### Assignment
Retype the records below exactly as they appear.

### Input
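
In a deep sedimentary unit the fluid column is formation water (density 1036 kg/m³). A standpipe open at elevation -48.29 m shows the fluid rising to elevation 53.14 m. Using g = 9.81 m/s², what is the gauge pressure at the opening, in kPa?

Pressure head ψ = h − z = 53.14 − (-48.29) = 101.43 m.
P = ρgψ = 1036 × 9.81 × 101.43 = 1030849 Pa ≈ 1030 kPa.

P ≈ 1030 kPa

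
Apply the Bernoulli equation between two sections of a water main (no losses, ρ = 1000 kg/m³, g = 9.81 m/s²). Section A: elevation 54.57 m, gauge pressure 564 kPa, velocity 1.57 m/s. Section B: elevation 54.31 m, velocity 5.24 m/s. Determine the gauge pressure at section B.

Pressure head at A: ψ₁ = P₁/(ρg) = 564×1000 / (1000 × 9.81) = 57.49 m.
Velocity heads: v₁²/2g = 1.57²/19.62 = 0.126 m; v₂²/2g = 5.24²/19.62 = 1.399 m.
Total head H = z₁ + ψ₁ + v₁²/2g = 54.57 + 57.49 + 0.126 = 112.19 m.
ψ₂ = H − z₂ − v₂²/2g = 112.19 − 54.31 − 1.399 = 56.48 m.
P₂ = ρgψ₂ = 1000 × 9.81 × 56.48 ≈ 554 kPa.

P₂ ≈ 554 kPa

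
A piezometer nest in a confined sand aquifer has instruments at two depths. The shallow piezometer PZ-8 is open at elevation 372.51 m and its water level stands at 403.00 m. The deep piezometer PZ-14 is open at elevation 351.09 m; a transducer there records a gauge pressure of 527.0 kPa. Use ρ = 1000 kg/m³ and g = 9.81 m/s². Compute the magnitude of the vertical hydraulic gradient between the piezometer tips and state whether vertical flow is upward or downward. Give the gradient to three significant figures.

|i_v| ≈ 0.0845; vertical flow is upward

Total head at PZ-8: h = 403.00 m (water level in the standpipe).
Pressure head at PZ-14: ψ = P/(ρg) = 527.0×1000 / (1000 × 9.81) = 53.72 m.
Total head at PZ-14: h = z + ψ = 351.09 + 53.72 = 404.81 m.
Δh = h(PZ-8) − h(PZ-14) = 403.00 − 404.81 = -1.81 m.
Vertical separation Δz = 372.51 − 351.09 = 21.42 m.
|i_v| = |Δh| / Δz = 1.81 / 21.42 = 0.0845.
Head is higher in the deep piezometer, so vertical flow is upward (discharge condition).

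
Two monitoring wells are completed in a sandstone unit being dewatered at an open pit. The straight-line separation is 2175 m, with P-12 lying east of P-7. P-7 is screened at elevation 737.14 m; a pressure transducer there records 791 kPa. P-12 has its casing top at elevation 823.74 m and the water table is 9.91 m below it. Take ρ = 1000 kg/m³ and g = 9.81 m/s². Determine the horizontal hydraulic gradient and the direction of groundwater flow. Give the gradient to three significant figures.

Pressure head at P-7: ψ = P/(ρg) = 791×1000 / (1000 × 9.81) = 80.63 m.
Total head at P-7: h = z + ψ = 737.14 + 80.63 = 817.77 m.
Total head at P-12: h = 823.74 − 9.91 = 813.83 m.
Head difference: h(P-7) − h(P-12) = 817.77 − 813.83 = 3.94 m.
Hydraulic gradient: i = |Δh| / L = 3.94 / 2175 = 0.00181.
Flow is from higher to lower head: from P-7 toward P-12, i.e. toward the east.

i ≈ 0.00181; groundwater flows toward the east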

### Written solution
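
In a deep sedimentary unit the fluid column is formation water (density 1036 kg/m³). A standpipe open at elevation -48.29 m shows the fluid rising to elevation 53.14 m. Using g = 9.81 m/s², what is the gauge pressure at the opening, in kPa?

Pressure head ψ = h − z = 53.14 − (-48.29) = 101.43 m.
P = ρgψ = 1036 × 9.81 × 101.43 = 1030849 Pa ≈ 1030 kPa.

P ≈ 1030 kPa

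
Apply the Bernoulli equation between two sections of a water main (no losses, ρ = 1000 kg/m³, g = 9.81 m/s²). Section A: elevation 54.57 m, gauge pressure 564 kPa, velocity 1.57 m/s. Section B: elevation 54.31 m, velocity 5.24 m/s. Determine the gauge pressure at section B.

Pressure head at A: ψ₁ = P₁/(ρg) = 564×1000 / (1000 × 9.81) = 57.49 m.
Velocity heads: v₁²/2g = 1.57²/19.62 = 0.126 m; v₂²/2g = 5.24²/19.62 = 1.399 m.
Total head H = z₁ + ψ₁ + v₁²/2g = 54.57 + 57.49 + 0.126 = 112.19 m.
ψ₂ = H − z₂ − v₂²/2g = 112.19 − 54.31 − 1.399 = 56.48 m.
P₂ = ρgψ₂ = 1000 × 9.81 × 56.48 ≈ 554 kPa.

P₂ ≈ 554 kPa

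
A piezometer nest in a confined sand aquifer has instruments at two depths. The shallow piezometer PZ-8 is open at elevation 372.51 m and its water level stands at 403.00 m. The deep piezometer PZ-14 is open at elevation 351.09 m; a transducer there records a gauge pressure of 527.0 kPa. Use ρ = 1000 kg/m³ and g = 9.81 m/s². Compute the magnitude of the vertical hydraulic gradient between the piezometer tips and state whether vertical flow is upward or downward. Give the gradient to three significant figures.

|i_v| ≈ 0.0845; vertical flow is upward

Total head at PZ-8: h = 403.00 m (water level in the standpipe).
Pressure head at PZ-14: ψ = P/(ρg) = 527.0×1000 / (1000 × 9.81) = 53.72 m.
Total head at PZ-14: h = z + ψ = 351.09 + 53.72 = 404.81 m.
Δh = h(PZ-8) − h(PZ-14) = 403.00 − 404.81 = -1.81 m.
Vertical separation Δz = 372.51 − 351.09 = 21.42 m.
|i_v| = |Δh| / Δz = 1.81 / 21.42 = 0.0845.
Head is higher in the deep piezometer, so vertical flow is upward (discharge condition).

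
Two monitoring wells are completed in a sandstone unit being dewatered at an open pit. The straight-line separation is 2175 m, with P-12 lying east of P-7. P-7 is screened at elevation 737.14 m; a pressure transducer there records 791 kPa. P-12 has its casing top at elevation 823.74 m and the water table is 9.91 m below it. Take ρ = 1000 kg/m³ and g = 9.81 m/s². Determine the horizontal hydraulic gradient and the direction of groundwater flow. Give the gradient to three significant figures.

Pressure head at P-7: ψ = P/(ρg) = 791×1000 / (1000 × 9.81) = 80.63 m.
Total head at P-7: h = z + ψ = 737.14 + 80.63 = 817.77 m.
Total head at P-12: h = 823.74 − 9.91 = 813.83 m.
Head difference: h(P-7) − h(P-12) = 817.77 − 813.83 = 3.94 m.
Hydraulic gradient: i = |Δh| / L = 3.94 / 2175 = 0.00181.
Flow is from higher to lower head: from P-7 toward P-12, i.e. toward the east.

i ≈ 0.00181; groundwater flows toward the east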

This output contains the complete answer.